• [Exercise directions]: If a line of the records holds the word "Timekeeping", copy it out.

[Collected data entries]
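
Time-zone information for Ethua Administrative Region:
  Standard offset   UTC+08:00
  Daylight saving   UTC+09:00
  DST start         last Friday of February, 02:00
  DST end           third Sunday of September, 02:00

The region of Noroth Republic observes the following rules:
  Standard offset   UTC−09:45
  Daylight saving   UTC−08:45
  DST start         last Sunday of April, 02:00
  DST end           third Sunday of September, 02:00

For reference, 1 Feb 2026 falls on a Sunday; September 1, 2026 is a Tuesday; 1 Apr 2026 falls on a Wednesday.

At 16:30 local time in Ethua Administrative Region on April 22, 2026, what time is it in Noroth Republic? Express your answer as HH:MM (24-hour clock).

1 February 2026 is a Sunday, so Fridays fall on 6, 13, 20, 27; the last is February 27.
1 September 2026 is a Tuesday, so the first Sunday is September 6 and the third is September 20.
April 22, 2026 falls between 27 February and 20 September, so daylight saving is in effect and Ethua Administrative Region is at UTC+09:00.
16:30 Ethua Administrative Region − 9h = 07:30 UTC.
1 April 2026 is a Wednesday, so Sundays fall on 5, 12, 19, 26; the last is April 26.
1 September 2026 is a Tuesday, so the first Sunday is September 6 and the third is September 20.
At the standard offset (UTC−09:45), 07:30 UTC − 9h45m = 21:45 Noroth Republic standard time (rolling into the previous day, 21 April 2026).
Daylight saving runs 26 April – 20 September; the standard-time date in Noroth Republic, April 21, 2026, is outside that window, so Noroth Republic is on standard time at UTC−09:45.
07:30 UTC − 9h45m = 21:45 Noroth Republic (rolling into the previous day, 21 April 2026).

21:45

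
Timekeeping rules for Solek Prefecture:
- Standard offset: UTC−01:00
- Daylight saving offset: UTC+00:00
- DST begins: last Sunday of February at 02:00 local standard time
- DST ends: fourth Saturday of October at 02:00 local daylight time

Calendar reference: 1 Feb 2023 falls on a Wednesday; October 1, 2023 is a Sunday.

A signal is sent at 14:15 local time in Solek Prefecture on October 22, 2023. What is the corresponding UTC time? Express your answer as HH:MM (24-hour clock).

14:15

1 February 2023 is a Wednesday, so Sundays fall on 5, 12, 19, 26; the last is February 26.
1 October 2023 is a Sunday, so the first Saturday is October 7 and the fourth is October 28.
October 22, 2023 falls between 26 February and 28 October, so daylight saving is in effect and Solek Prefecture is at UTC+00:00.
14:15 local − 0h = 14:15 UTC.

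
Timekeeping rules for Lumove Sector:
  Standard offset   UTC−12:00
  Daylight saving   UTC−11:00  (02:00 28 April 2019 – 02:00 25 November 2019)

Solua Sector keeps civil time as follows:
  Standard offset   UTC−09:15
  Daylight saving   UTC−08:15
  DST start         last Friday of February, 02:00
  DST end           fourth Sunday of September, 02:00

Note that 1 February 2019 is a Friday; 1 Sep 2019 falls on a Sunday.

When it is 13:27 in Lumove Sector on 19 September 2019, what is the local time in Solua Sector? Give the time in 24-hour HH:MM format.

16:12

Daylight saving runs 28 April – 25 November; 19 September 2019 is inside that window, so Lumove Sector is at UTC−11:00.
13:27 Lumove Sector + 11h = 00:27 UTC (rolling into the next day, 20 September 2019).
1 February 2019 is a Friday, so Fridays fall on 1, 8, 15, 22; the last is February 22.
1 September 2019 is a Sunday, so the first Sunday is September 1 and the fourth is September 22.
At the standard offset (UTC−09:15), 00:27 UTC − 9h15m = 15:12 Solua Sector standard time (rolling into the previous day, 19 September 2019).
Daylight saving runs 22 February – 22 September; the standard-time date in Solua Sector, 19 September 2019, is inside that window, so Solua Sector is at UTC−08:15.
00:27 UTC − 8h15m = 16:12 Solua Sector (rolling into the previous day, 19 September 2019).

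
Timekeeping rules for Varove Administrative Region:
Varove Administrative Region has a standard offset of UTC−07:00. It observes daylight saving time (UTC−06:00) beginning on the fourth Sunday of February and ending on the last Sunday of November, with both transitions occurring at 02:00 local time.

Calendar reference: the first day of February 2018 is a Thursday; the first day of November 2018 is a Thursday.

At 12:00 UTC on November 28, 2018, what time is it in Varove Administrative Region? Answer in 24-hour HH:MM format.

1 February 2018 is a Thursday, so the first Sunday is February 4 and the fourth is February 25.
1 November 2018 is a Thursday, so Sundays fall on 4, 11, 18, 25; the last is November 25.
At the standard offset (UTC−07:00), 12:00 UTC − 7h = 05:00 Varove Administrative Region standard time.
Daylight saving runs 25 February – 25 November; the standard-time date in Varove Administrative Region, November 28, 2018, is outside that window, so Varove Administrative Region is on standard time at UTC−07:00.
12:00 UTC − 7h = 05:00 local.

05:00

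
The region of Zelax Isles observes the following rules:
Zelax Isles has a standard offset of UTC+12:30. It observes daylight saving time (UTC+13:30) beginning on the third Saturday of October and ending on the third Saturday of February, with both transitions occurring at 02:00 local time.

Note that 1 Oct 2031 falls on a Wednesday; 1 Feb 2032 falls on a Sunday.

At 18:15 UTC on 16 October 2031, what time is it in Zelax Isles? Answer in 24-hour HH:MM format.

06:45

1 October 2031 is a Wednesday, so the first Saturday is October 4 and the third is October 18.
1 February 2032 is a Sunday, so the first Saturday is February 7 and the third is February 21.
At the standard offset (UTC+12:30), 18:15 UTC + 12h30m = 06:45 Zelax Isles standard time (rolling into the next day, 17 October 2031).
The standard-time date in Zelax Isles, 17 October 2031, is outside the daylight-saving period (18 October 2031 – 21 February 2032), so Zelax Isles is on standard time, UTC+12:30.
18:15 UTC + 12h30m = 06:45 local (rolling into the next day, 17 October 2031).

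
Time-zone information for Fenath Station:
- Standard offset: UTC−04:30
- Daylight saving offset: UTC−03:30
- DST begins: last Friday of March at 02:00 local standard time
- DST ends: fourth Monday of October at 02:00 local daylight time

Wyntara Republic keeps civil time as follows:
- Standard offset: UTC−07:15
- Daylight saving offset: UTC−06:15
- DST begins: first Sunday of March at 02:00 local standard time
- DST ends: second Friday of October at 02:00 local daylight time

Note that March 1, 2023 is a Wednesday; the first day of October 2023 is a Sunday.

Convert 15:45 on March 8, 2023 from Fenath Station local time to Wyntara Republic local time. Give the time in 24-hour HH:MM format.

14:00

1 March 2023 is a Wednesday, so Fridays fall on 3, 10, 17, 24, 31; the last is March 31.
1 October 2023 is a Sunday, so the first Monday is October 2 and the fourth is October 23.
March 8, 2023 is outside the daylight-saving period (31 March – 23 October), so Fenath Station is on standard time, UTC−04:30.
15:45 Fenath Station + 4h30m = 20:15 UTC.
1 March 2023 is a Wednesday, so the first Sunday is March 5.
1 October 2023 is a Sunday, so the first Friday is October 6 and the second is October 13.
At the standard offset (UTC−07:15), 20:15 UTC − 7h15m = 13:00 Wyntara Republic standard time.
The standard-time date in Wyntara Republic, March 8, 2023, falls between 5 March and 13 October, so daylight saving is in effect and Wyntara Republic is at UTC−06:15.
20:15 UTC − 6h15m = 14:00 Wyntara Republic.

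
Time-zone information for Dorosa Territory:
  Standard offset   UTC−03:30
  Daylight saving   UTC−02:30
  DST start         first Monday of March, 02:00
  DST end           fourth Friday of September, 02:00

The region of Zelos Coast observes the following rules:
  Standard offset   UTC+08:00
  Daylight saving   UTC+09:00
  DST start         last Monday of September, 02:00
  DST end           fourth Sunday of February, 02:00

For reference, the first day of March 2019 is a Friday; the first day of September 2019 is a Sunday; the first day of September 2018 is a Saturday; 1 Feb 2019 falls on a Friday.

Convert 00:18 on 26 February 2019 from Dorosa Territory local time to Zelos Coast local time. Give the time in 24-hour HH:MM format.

1 March 2019 is a Friday, so the first Monday is March 4.
1 September 2019 is a Sunday, so the first Friday is September 6 and the fourth is September 27.
26 February 2019 is outside the daylight-saving period (4 March – 27 September), so Dorosa Territory is on standard time, UTC−03:30.
00:18 Dorosa Territory + 3h30m = 03:48 UTC.
1 September 2018 is a Saturday, so Mondays fall on 3, 10, 17, 24; the last is September 24.
1 February 2019 is a Friday, so the first Sunday is February 3 and the fourth is February 24.
At the standard offset (UTC+08:00), 03:48 UTC + 8h = 11:48 Zelos Coast standard time.
The standard-time date in Zelos Coast, 26 February 2019, is outside the daylight-saving period (24 September 2018 – 24 February 2019), so Zelos Coast is on standard time, UTC+08:00.
03:48 UTC + 8h = 11:48 Zelos Coast.

11:48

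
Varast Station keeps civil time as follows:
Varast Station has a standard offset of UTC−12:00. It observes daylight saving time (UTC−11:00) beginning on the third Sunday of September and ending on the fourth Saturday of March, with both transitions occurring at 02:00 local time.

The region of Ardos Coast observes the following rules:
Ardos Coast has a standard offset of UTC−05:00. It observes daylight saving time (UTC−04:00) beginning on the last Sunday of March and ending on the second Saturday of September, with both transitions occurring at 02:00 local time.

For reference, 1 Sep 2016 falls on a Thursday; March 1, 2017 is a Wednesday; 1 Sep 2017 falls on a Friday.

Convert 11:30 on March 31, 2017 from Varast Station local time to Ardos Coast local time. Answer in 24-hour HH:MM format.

1 September 2016 is a Thursday, so the first Sunday is September 4 and the third is September 18.
1 March 2017 is a Wednesday, so the first Saturday is March 4 and the fourth is March 25.
Daylight saving runs 18 September 2016 – 25 March 2017; March 31, 2017 is outside that window, so Varast Station is on standard time at UTC−12:00.
11:30 Varast Station + 12h = 23:30 UTC.
1 March 2017 is a Wednesday, so Sundays fall on 5, 12, 19, 26; the last is March 26.
1 September 2017 is a Friday, so the first Saturday is September 2 and the second is September 9.
At the standard offset (UTC−05:00), 23:30 UTC − 5h = 18:30 Ardos Coast standard time.
The standard-time date in Ardos Coast, March 31, 2017, falls between 26 March and 9 September, so daylight saving is in effect and Ardos Coast is at UTC−04:00.
23:30 UTC − 4h = 19:30 Ardos Coast.

19:30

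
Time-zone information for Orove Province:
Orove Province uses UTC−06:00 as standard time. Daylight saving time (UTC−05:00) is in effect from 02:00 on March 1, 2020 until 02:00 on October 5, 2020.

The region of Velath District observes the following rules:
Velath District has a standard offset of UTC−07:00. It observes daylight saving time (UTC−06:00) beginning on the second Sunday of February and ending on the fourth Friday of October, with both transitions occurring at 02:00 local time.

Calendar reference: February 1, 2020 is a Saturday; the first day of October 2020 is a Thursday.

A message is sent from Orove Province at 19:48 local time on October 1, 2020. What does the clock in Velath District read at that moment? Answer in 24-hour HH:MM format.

18:48

October 1, 2020 falls between 1 March and 5 October, so daylight saving is in effect and Orove Province is at UTC−05:00.
19:48 Orove Province + 5h = 00:48 UTC (rolling into the next day, 2 October 2020).
1 February 2020 is a Saturday, so the first Sunday is February 2 and the second is February 9.
1 October 2020 is a Thursday, so the first Friday is October 2 and the fourth is October 23.
At the standard offset (UTC−07:00), 00:48 UTC − 7h = 17:48 Velath District standard time (rolling into the previous day, 1 October 2020).
The standard-time date in Velath District, October 1, 2020, falls between 9 February and 23 October, so daylight saving is in effect and Velath District is at UTC−06:00.
00:48 UTC − 6h = 18:48 Velath District (rolling into the previous day, 1 October 2020).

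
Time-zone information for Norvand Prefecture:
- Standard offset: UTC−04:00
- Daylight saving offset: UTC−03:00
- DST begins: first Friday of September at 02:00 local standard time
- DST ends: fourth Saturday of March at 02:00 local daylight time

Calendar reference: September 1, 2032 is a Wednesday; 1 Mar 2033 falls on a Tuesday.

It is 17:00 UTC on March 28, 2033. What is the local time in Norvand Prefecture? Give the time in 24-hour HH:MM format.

1 September 2032 is a Wednesday, so the first Friday is September 3.
1 March 2033 is a Tuesday, so the first Saturday is March 5 and the fourth is March 26.
At the standard offset (UTC−04:00), 17:00 UTC − 4h = 13:00 Norvand Prefecture standard time.
Daylight saving runs 3 September 2032 – 26 March 2033; the standard-time date in Norvand Prefecture, March 28, 2033, is outside that window, so Norvand Prefecture is on standard time at UTC−04:00.
17:00 UTC − 4h = 13:00 local.

13:00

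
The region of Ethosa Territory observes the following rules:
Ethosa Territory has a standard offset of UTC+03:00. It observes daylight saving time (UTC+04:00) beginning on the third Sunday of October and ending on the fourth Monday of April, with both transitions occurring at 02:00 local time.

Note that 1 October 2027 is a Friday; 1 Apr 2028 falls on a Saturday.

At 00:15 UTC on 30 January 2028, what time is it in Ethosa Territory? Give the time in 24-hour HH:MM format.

04:15

1 October 2027 is a Friday, so the first Sunday is October 3 and the third is October 17.
1 April 2028 is a Saturday, so the first Monday is April 3 and the fourth is April 24.
At the standard offset (UTC+03:00), 00:15 UTC + 3h = 03:15 Ethosa Territory standard time.
Daylight saving runs 17 October 2027 – 24 April 2028; the standard-time date in Ethosa Territory, 30 January 2028, is inside that window, so Ethosa Territory is at UTC+04:00.
00:15 UTC + 4h = 04:15 local.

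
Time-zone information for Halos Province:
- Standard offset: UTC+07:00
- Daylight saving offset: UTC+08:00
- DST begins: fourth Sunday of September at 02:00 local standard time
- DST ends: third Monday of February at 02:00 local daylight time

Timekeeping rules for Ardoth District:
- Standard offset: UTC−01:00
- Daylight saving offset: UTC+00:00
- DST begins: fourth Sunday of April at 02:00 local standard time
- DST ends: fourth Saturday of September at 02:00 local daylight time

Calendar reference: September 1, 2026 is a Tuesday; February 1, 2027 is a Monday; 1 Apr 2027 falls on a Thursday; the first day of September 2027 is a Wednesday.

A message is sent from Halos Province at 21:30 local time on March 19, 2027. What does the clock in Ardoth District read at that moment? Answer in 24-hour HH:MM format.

13:30

1 September 2026 is a Tuesday, so the first Sunday is September 6 and the fourth is September 27.
1 February 2027 is a Monday, so the first Monday is February 1 and the third is February 15.
Daylight saving runs 27 September 2026 – 15 February 2027; March 19, 2027 is outside that window, so Halos Province is on standard time at UTC+07:00.
21:30 Halos Province − 7h = 14:30 UTC.
1 April 2027 is a Thursday, so the first Sunday is April 4 and the fourth is April 25.
1 September 2027 is a Wednesday, so the first Saturday is September 4 and the fourth is September 25.
At the standard offset (UTC−01:00), 14:30 UTC − 1h = 13:30 Ardoth District standard time.
The standard-time date in Ardoth District, March 19, 2027, is outside the daylight-saving period (25 April – 25 September), so Ardoth District is on standard time, UTC−01:00.
14:30 UTC − 1h = 13:30 Ardoth District.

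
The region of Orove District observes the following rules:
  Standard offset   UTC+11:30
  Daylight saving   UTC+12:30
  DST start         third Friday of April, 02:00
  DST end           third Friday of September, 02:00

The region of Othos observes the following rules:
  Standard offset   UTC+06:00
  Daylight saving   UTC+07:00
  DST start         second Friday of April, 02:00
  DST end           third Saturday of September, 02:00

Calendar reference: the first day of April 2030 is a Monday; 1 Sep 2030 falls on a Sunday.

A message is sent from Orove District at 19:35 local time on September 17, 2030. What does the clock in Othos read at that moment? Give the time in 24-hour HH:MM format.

14:05

1 April 2030 is a Monday, so the first Friday is April 5 and the third is April 19.
1 September 2030 is a Sunday, so the first Friday is September 6 and the third is September 20.
September 17, 2030 lies within the daylight-saving period (19 April – 20 September), so Orove District is on daylight time, UTC+12:30.
19:35 Orove District − 12h30m = 07:05 UTC.
1 April 2030 is a Monday, so the first Friday is April 5 and the second is April 12.
1 September 2030 is a Sunday, so the first Saturday is September 7 and the third is September 21.
At the standard offset (UTC+06:00), 07:05 UTC + 6h = 13:05 Othos standard time.
Daylight saving runs 12 April – 21 September; the standard-time date in Othos, September 17, 2030, is inside that window, so Othos is at UTC+07:00.
07:05 UTC + 7h = 14:05 Othos.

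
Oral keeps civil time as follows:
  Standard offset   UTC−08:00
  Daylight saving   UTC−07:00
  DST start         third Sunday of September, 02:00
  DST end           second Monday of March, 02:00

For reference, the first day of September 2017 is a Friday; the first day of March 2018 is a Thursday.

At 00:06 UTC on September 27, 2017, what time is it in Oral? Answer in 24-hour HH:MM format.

1 September 2017 is a Friday, so the first Sunday is September 3 and the third is September 17.
1 March 2018 is a Thursday, so the first Monday is March 5 and the second is March 12.
At the standard offset (UTC−08:00), 00:06 UTC − 8h = 16:06 Oral standard time (rolling into the previous day, 26 September 2017).
The standard-time date in Oral, September 26, 2017, falls between 17 September 2017 and 12 March 2018, so daylight saving is in effect and Oral is at UTC−07:00.
00:06 UTC − 7h = 17:06 local (rolling into the previous day, 26 September 2017).

17:06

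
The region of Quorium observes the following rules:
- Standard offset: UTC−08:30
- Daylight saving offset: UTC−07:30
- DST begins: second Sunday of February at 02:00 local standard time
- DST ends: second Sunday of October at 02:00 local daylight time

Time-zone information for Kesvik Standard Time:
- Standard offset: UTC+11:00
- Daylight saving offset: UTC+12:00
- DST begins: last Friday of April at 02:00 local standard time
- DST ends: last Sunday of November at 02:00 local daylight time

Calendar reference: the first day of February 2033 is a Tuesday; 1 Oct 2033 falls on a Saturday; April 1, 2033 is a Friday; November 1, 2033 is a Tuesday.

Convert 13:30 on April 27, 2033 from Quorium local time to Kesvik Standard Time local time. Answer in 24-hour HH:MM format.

08:00

1 February 2033 is a Tuesday, so the first Sunday is February 6 and the second is February 13.
1 October 2033 is a Saturday, so the first Sunday is October 2 and the second is October 9.
April 27, 2033 lies within the daylight-saving period (13 February – 9 October), so Quorium is on daylight time, UTC−07:30.
13:30 Quorium + 7h30m = 21:00 UTC.
1 April 2033 is a Friday, so Fridays fall on 1, 8, 15, 22, 29; the last is April 29.
1 November 2033 is a Tuesday, so Sundays fall on 6, 13, 20, 27; the last is November 27.
At the standard offset (UTC+11:00), 21:00 UTC + 11h = 08:00 Kesvik Standard Time standard time (rolling into the next day, 28 April 2033).
The standard-time date in Kesvik Standard Time, April 28, 2033, does not fall between 29 April and 27 November, so daylight saving is not in effect and Kesvik Standard Time is at UTC+11:00.
21:00 UTC + 11h = 08:00 Kesvik Standard Time (rolling into the next day, 28 April 2033).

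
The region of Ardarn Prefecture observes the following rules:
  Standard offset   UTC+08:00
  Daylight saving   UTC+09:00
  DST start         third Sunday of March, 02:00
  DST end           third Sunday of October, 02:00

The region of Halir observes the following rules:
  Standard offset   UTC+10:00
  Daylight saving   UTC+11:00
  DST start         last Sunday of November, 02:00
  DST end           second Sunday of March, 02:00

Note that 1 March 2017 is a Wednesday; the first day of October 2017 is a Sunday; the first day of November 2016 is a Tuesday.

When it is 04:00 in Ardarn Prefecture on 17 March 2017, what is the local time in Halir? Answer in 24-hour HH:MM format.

1 March 2017 is a Wednesday, so the first Sunday is March 5 and the third is March 19.
1 October 2017 is a Sunday, so the first Sunday is October 1 and the third is October 15.
17 March 2017 does not fall between 19 March and 15 October, so daylight saving is not in effect and Ardarn Prefecture is at UTC+08:00.
04:00 Ardarn Prefecture − 8h = 20:00 UTC (rolling into the previous day, 16 March 2017).
1 November 2016 is a Tuesday, so Sundays fall on 6, 13, 20, 27; the last is November 27.
1 March 2017 is a Wednesday, so the first Sunday is March 5 and the second is March 12.
At the standard offset (UTC+10:00), 20:00 UTC + 10h = 06:00 Halir standard time (rolling into the next day, 17 March 2017).
The standard-time date in Halir, 17 March 2017, does not fall between 27 November 2016 and 12 March 2017, so daylight saving is not in effect and Halir is at UTC+10:00.
20:00 UTC + 10h = 06:00 Halir (rolling into the next day, 17 March 2017).

06:00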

• [Final answer]:
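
Timekeeping rules for Solek Prefecture:
Timekeeping rules for Lumove Sector:
Timekeeping rules for Varove Administrative Region:
Timekeeping rules for Ardoth District: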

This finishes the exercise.